- ACTIVITY: Output a verbatim copy of the data, cut off after the line that contains "Let a = -12294462805625".

(Stored entries)

<<<<

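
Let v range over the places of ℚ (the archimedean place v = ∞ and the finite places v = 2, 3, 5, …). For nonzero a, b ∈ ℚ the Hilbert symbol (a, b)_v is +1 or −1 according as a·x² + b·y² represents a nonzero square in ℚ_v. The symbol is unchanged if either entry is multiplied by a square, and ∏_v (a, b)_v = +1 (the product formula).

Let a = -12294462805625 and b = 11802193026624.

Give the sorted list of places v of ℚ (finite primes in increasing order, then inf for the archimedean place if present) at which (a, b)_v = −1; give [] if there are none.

[]

Mod squares: a ≡ -1001, b ≡ 1. Check v ∈ {∞, 2, 3, 5, 7, 11, 13, 31}.
v=31: a=31^2·(≡30), b=31^0·(≡20) mod 31; (30|31)=-1, (20|31)=+1; (−1)^{2·0·15}·(-1)^0·(+1)^2 = +1.
v=13: a=13^3·(≡9), b=13^4·(≡3) mod 13; (9|13)=+1, (3|13)=+1; (−1)^{3·4·6}·(+1)^4·(+1)^3 = +1.
v=7: a=7^1·(≡4), b=7^2·(≡1) mod 7; (4|7)=+1, (1|7)=+1; (−1)^{1·2·3}·(+1)^2·(+1)^1 = +1.
v=2: v_2(a)=0, v_2(b)=6; units ≡ 7, 1 (mod 8); ε·ε+αω+βω = 1·0+0·0+6·0 ≡ 0  ⇒  (a,b)_2 = +1.
v=5: a=5^4·(≡1), b=5^0·(≡4) mod 5; (1|5)=+1, (4|5)=+1; (−1)^{4·0·2}·(+1)^0·(+1)^4 = +1.
v=∞: -1001 < 0 and 1 > 0  ⇒  (a,b)_∞ = +1.
v=3: a=3^0·(≡1), b=3^2·(≡1) mod 3; (1|3)=+1, (1|3)=+1; (−1)^{0·2·1}·(+1)^2·(+1)^0 = +1.
v=11: a=11^3·(≡8), b=11^4·(≡1) mod 11; (8|11)=-1, (1|11)=+1; (−1)^{3·4·5}·(-1)^4·(+1)^3 = +1.
Ram(a, b) = ∅: the form -1001·x² + 1·y² − z² is isotropic over every ℚ_v, so by Hasse–Minkowski it is isotropic over ℚ.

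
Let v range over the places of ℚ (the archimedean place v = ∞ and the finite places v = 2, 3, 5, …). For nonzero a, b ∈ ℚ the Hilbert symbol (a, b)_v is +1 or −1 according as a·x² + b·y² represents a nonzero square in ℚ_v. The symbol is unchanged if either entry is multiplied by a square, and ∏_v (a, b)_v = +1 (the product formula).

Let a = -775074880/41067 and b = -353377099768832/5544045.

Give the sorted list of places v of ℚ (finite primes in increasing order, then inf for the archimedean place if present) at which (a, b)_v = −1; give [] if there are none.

(a, b) ≡ (-435, -85) mod (ℚ^×)²; places V = {2, 3, 5, 13, 17, 29, ∞}.
(a,b)_29: α=1, u≡19; β=2, v≡21 (mod 29); (19|29)=-1, (21|29)=-1; sign (−1)^0·-1^2·-1^1 = -1.
(a,b)_∞: sgn(-435)=−, sgn(-85)=−, so -1.
(a,b)_2: α=6, β=10; u≡5, v≡3 (mod 8); ε(u)ε(v)=0·1, αω(v)=6·1, βω(u)=10·1; sum ≡ 0  ⇒  +1.
(a,b)_13: α=-2, u≡2; β=-2, v≡5 (mod 13); (2|13)=-1, (5|13)=-1; sign (−1)^0·-1^-2·-1^-2 = +1.
(a,b)_3: α=-5, u≡2; β=-8, v≡2 (mod 3); (2|3)=-1, (2|3)=-1; sign (−1)^0·-1^-8·-1^-5 = -1.
(a,b)_5: α=1, u≡2; β=-1, v≡2 (mod 5); (2|5)=-1, (2|5)=-1; sign (−1)^0·-1^-1·-1^1 = +1.
(a,b)_17: α=4, u≡3; β=7, v≡14 (mod 17); (3|17)=-1, (14|17)=-1; sign (−1)^0·-1^7·-1^4 = -1.
(-435, -85 / ℚ) ramifies at {3, 17, 29, ∞}: a division algebra.

[3, 17, 29, inf]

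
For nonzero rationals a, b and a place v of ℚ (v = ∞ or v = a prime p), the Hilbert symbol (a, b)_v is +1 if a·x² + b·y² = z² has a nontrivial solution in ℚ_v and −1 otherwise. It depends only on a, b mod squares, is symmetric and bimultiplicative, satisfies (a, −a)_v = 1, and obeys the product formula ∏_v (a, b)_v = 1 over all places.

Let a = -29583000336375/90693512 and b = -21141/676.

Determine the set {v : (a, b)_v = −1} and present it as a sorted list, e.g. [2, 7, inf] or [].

Mod squares: a ≡ -510, b ≡ -29. Check v ∈ {∞, 2, 3, 5, 7, 13, 17, 29, 37}.
v=3: a=3^9·(≡1), b=3^6·(≡1) mod 3; (1|3)=+1, (1|3)=+1; (−1)^{9·6·1}·(+1)^6·(+1)^9 = +1.
v=∞: -510 < 0 and -29 < 0  ⇒  (a,b)_∞ = -1.
v=17: a=17^1·(≡8), b=17^0·(≡11) mod 17; (8|17)=+1, (11|17)=-1; (−1)^{1·0·8}·(+1)^0·(-1)^1 = -1.
v=13: a=13^-2·(≡1), b=13^-2·(≡9) mod 13; (1|13)=+1, (9|13)=+1; (−1)^{-2·-2·6}·(+1)^-2·(+1)^-2 = +1.
v=7: a=7^-2·(≡1), b=7^0·(≡5) mod 7; (1|7)=+1, (5|7)=-1; (−1)^{-2·0·3}·(+1)^0·(-1)^-2 = +1.
v=2: v_2(a)=-3, v_2(b)=-2; units ≡ 1, 3 (mod 8); ε·ε+αω+βω = 0·1+-3·1+-2·0 ≡ 1  ⇒  (a,b)_2 = -1.
v=5: a=5^3·(≡2), b=5^0·(≡4) mod 5; (2|5)=-1, (4|5)=+1; (−1)^{3·0·2}·(-1)^0·(+1)^3 = +1.
v=29: a=29^4·(≡17), b=29^1·(≡6) mod 29; (17|29)=-1, (6|29)=+1; (−1)^{4·1·14}·(-1)^1·(+1)^4 = -1.
v=37: a=37^-2·(≡19), b=37^0·(≡6) mod 37; (19|37)=-1, (6|37)=-1; (−1)^{-2·0·18}·(-1)^0·(-1)^-2 = +1.
|Ram(-510, -29)| = 4, even; anisotropic at {2, 17, 29, ∞}.

[2, 17, 29, inf]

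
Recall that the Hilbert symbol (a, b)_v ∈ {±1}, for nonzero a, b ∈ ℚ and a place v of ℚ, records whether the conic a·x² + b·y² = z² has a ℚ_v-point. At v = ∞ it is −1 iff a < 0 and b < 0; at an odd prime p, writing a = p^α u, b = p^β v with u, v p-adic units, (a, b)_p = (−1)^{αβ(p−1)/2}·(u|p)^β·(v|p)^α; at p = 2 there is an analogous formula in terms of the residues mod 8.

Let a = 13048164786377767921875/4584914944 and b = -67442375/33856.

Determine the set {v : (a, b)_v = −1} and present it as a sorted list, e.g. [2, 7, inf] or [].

[5, 7, 11, 13]

(a, b) ≡ (187, -455) mod (ℚ^×)²; places V = {2, 3, 5, 7, 11, 13, 17, 23, ∞}.
(a,b)_∞: sgn(187)=+, sgn(-455)=−, so +1.
(a,b)_13: α=2, u≡2; β=1, v≡12 (mod 13); (2|13)=-1, (12|13)=+1; sign (−1)^0·-1^1·+1^2 = -1.
(a,b)_7: α=4, u≡6; β=3, v≡3 (mod 7); (6|7)=-1, (3|7)=-1; sign (−1)^0·-1^3·-1^4 = -1.
(a,b)_23: α=-4, u≡6; β=-2, v≡10 (mod 23); (6|23)=+1, (10|23)=-1; sign (−1)^0·+1^-2·-1^-4 = +1.
(a,b)_2: α=-14, β=-6; u≡3, v≡1 (mod 8); ε(u)ε(v)=1·0, αω(v)=-14·0, βω(u)=-6·1; sum ≡ 0  ⇒  +1.
(a,b)_11: α=5, u≡2; β=2, v≡8 (mod 11); (2|11)=-1, (8|11)=-1; sign (−1)^0·-1^2·-1^5 = -1.
(a,b)_5: α=6, u≡3; β=3, v≡1 (mod 5); (3|5)=-1, (1|5)=+1; sign (−1)^0·-1^3·+1^6 = -1.
(a,b)_3: α=2, u≡1; β=0, v≡1 (mod 3); (1|3)=+1, (1|3)=+1; sign (−1)^0·+1^0·+1^2 = +1.
(a,b)_17: α=5, u≡11; β=0, v≡16 (mod 17); (11|17)=-1, (16|17)=+1; sign (−1)^0·-1^0·+1^5 = +1.
|Ram(187, -455)| = 4, even; anisotropic at {5, 7, 11, 13}.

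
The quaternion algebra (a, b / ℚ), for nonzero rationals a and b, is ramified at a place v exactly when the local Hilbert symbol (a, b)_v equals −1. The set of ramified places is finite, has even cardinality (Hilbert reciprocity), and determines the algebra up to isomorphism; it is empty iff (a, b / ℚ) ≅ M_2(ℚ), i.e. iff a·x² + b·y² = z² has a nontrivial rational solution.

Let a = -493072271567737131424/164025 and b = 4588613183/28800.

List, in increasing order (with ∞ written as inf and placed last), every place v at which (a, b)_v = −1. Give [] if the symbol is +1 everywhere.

[7, 11]

(a, b) ≡ (-154, 2926) mod (ℚ^×)²; places V = {2, 3, 5, 7, 11, 19, 23, ∞}.
(a,b)_23: α=0, u≡17; β=2, v≡17 (mod 23); (17|23)=-1, (17|23)=-1; sign (−1)^0·-1^2·-1^0 = +1.
(a,b)_∞: sgn(-154)=−, sgn(2926)=+, so +1.
(a,b)_2: α=5, β=-7; u≡3, v≡7 (mod 8); ε(u)ε(v)=1·1, αω(v)=5·0, βω(u)=-7·1; sum ≡ 0  ⇒  +1.
(a,b)_11: α=7, u≡2; β=3, v≡8 (mod 11); (2|11)=-1, (8|11)=-1; sign (−1)^1·-1^3·-1^7 = -1.
(a,b)_5: α=-2, u≡1; β=-2, v≡4 (mod 5); (1|5)=+1, (4|5)=+1; sign (−1)^0·+1^-2·+1^-2 = +1.
(a,b)_3: α=-8, u≡2; β=-2, v≡1 (mod 3); (2|3)=-1, (1|3)=+1; sign (−1)^0·-1^-2·+1^-8 = +1.
(a,b)_19: α=6, u≡17; β=1, v≡15 (mod 19); (17|19)=+1, (15|19)=-1; sign (−1)^0·+1^1·-1^6 = +1.
(a,b)_7: α=5, u≡5; β=3, v≡3 (mod 7); (5|7)=-1, (3|7)=-1; sign (−1)^1·-1^3·-1^5 = -1.
Ram(-154, 2926) = {7, 11}; no ℚ_7-point on the conic.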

>>>>

- COMPLETED EXERCISE:
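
Let v range over the places of ℚ (the archimedean place v = ∞ and the finite places v = 2, 3, 5, …). For nonzero a, b ∈ ℚ the Hilbert symbol (a, b)_v is +1 or −1 according as a·x² + b·y² represents a nonzero square in ℚ_v. The symbol is unchanged if either entry is multiplied by a square, and ∏_v (a, b)_v = +1 (the product formula).

Let a = -12294462805625 and b = 11802193026624.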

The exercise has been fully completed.